PROBLEM TO WORK ON
Word for word, repeat each of the records below.

DATA FOR REVIEW
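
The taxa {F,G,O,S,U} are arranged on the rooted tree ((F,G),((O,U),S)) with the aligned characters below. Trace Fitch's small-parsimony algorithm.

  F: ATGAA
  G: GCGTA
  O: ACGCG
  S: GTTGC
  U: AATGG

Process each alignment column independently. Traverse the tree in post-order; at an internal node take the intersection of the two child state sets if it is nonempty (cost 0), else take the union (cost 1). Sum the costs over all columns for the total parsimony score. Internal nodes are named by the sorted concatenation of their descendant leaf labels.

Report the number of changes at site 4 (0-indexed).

site 0, node FG: F={A} ∪ G={G} → {A,G} (+1)
site 0, node OU: O={A} ∩ U={A} → {A} (+0)
site 0, node OSU: OU={A} ∪ S={G} → {A,G} (+1)
site 0, node FGOSU: FG={A,G} ∩ OSU={A,G} → {A,G} (+0)
site 1, node FG: F={T} ∪ G={C} → {C,T} (+1)
site 1, node OU: O={C} ∪ U={A} → {A,C} (+1)
site 1, node OSU: OU={A,C} ∪ S={T} → {A,C,T} (+1)
site 1, node FGOSU: FG={C,T} ∩ OSU={A,C,T} → {C,T} (+0)
site 2, node FG: F={G} ∩ G={G} → {G} (+0)
site 2, node OU: O={G} ∪ U={T} → {G,T} (+1)
site 2, node OSU: OU={G,T} ∩ S={T} → {T} (+0)
site 2, node FGOSU: FG={G} ∪ OSU={T} → {G,T} (+1)
site 3, node FG: F={A} ∪ G={T} → {A,T} (+1)
site 3, node OU: O={C} ∪ U={G} → {C,G} (+1)
site 3, node OSU: OU={C,G} ∩ S={G} → {G} (+0)
site 3, node FGOSU: FG={A,T} ∪ OSU={G} → {A,G,T} (+1)
site 4, node FG: F={A} ∩ G={A} → {A} (+0)
site 4, node OU: O={G} ∩ U={G} → {G} (+0)
site 4, node OSU: OU={G} ∪ S={C} → {C,G} (+1)
site 4, node FGOSU: FG={A} ∪ OSU={C,G} → {A,C,G} (+1)
per-site changes: [2, 3, 2, 3, 2]; total = 12

2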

OUTPUT BELOW
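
The taxa {F,G,O,S,U} are arranged on the rooted tree ((F,G),((O,U),S)) with the aligned characters below. Trace Fitch's small-parsimony algorithm.

  F: ATGAA
  G: GCGTA
  O: ACGCG
  S: GTTGC
  U: AATGG

Process each alignment column independently. Traverse the tree in post-order; at an internal node take the intersection of the two child state sets if it is nonempty (cost 0), else take the union (cost 1). Sum the costs over all columns for the total parsimony score. Internal nodes are named by the sorted concatenation of their descendant leaf labels.

Report the number of changes at site 4 (0-indexed).

site 0, node FG: F={A} ∪ G={G} → {A,G} (+1)
site 0, node OU: O={A} ∩ U={A} → {A} (+0)
site 0, node OSU: OU={A} ∪ S={G} → {A,G} (+1)
site 0, node FGOSU: FG={A,G} ∩ OSU={A,G} → {A,G} (+0)
site 1, node FG: F={T} ∪ G={C} → {C,T} (+1)
site 1, node OU: O={C} ∪ U={A} → {A,C} (+1)
site 1, node OSU: OU={A,C} ∪ S={T} → {A,C,T} (+1)
site 1, node FGOSU: FG={C,T} ∩ OSU={A,C,T} → {C,T} (+0)
site 2, node FG: F={G} ∩ G={G} → {G} (+0)
site 2, node OU: O={G} ∪ U={T} → {G,T} (+1)
site 2, node OSU: OU={G,T} ∩ S={T} → {T} (+0)
site 2, node FGOSU: FG={G} ∪ OSU={T} → {G,T} (+1)
site 3, node FG: F={A} ∪ G={T} → {A,T} (+1)
site 3, node OU: O={C} ∪ U={G} → {C,G} (+1)
site 3, node OSU: OU={C,G} ∩ S={G} → {G} (+0)
site 3, node FGOSU: FG={A,T} ∪ OSU={G} → {A,G,T} (+1)
site 4, node FG: F={A} ∩ G={A} → {A} (+0)
site 4, node OU: O={G} ∩ U={G} → {G} (+0)
site 4, node OSU: OU={G} ∪ S={C} → {C,G} (+1)
site 4, node FGOSU: FG={A} ∪ OSU={C,G} → {A,C,G} (+1)
per-site changes: [2, 3, 2, 3, 2]; total = 12

2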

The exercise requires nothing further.